- **THE PROBLEM**
Output all of the entries exactly as they are given.

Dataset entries
+--

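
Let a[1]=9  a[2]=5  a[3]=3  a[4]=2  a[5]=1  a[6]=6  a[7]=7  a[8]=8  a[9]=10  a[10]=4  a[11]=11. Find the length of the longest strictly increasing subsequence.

Let dp[i] be the length of the longest such subsequence ending at index i:
i:      1  2  3  4  5  6  7  8  9 10 11
a[i]:   9  5  3  2  1  6  7  8 10  4 11
dp:     1  1  1  1  1  2  3  4  5  2  6
Maximum dp value is 6.

6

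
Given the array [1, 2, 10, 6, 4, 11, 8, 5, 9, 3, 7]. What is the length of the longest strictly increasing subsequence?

5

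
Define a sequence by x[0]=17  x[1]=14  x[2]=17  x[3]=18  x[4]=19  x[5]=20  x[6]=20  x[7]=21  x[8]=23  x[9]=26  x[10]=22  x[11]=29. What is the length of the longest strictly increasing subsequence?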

+--

- **RESPONSE**
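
Let a[1]=9  a[2]=5  a[3]=3  a[4]=2  a[5]=1  a[6]=6  a[7]=7  a[8]=8  a[9]=10  a[10]=4  a[11]=11. Find the length of the longest strictly increasing subsequence.

Let dp[i] be the length of the longest such subsequence ending at index i:
i:      1  2  3  4  5  6  7  8  9 10 11
a[i]:   9  5  3  2  1  6  7  8 10  4 11
dp:     1  1  1  1  1  2  3  4  5  2  6
Maximum dp value is 6.

6

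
Given the array [1, 2, 10, 6, 4, 11, 8, 5, 9, 3, 7]. What is the length of the longest strictly increasing subsequence?

5

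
Define a sequence by x[0]=17  x[1]=14  x[2]=17  x[3]=18  x[4]=19  x[5]=20  x[6]=20  x[7]=21  x[8]=23  x[9]=26  x[10]=22  x[11]=29. What is the length of the longest strictly increasing subsequence?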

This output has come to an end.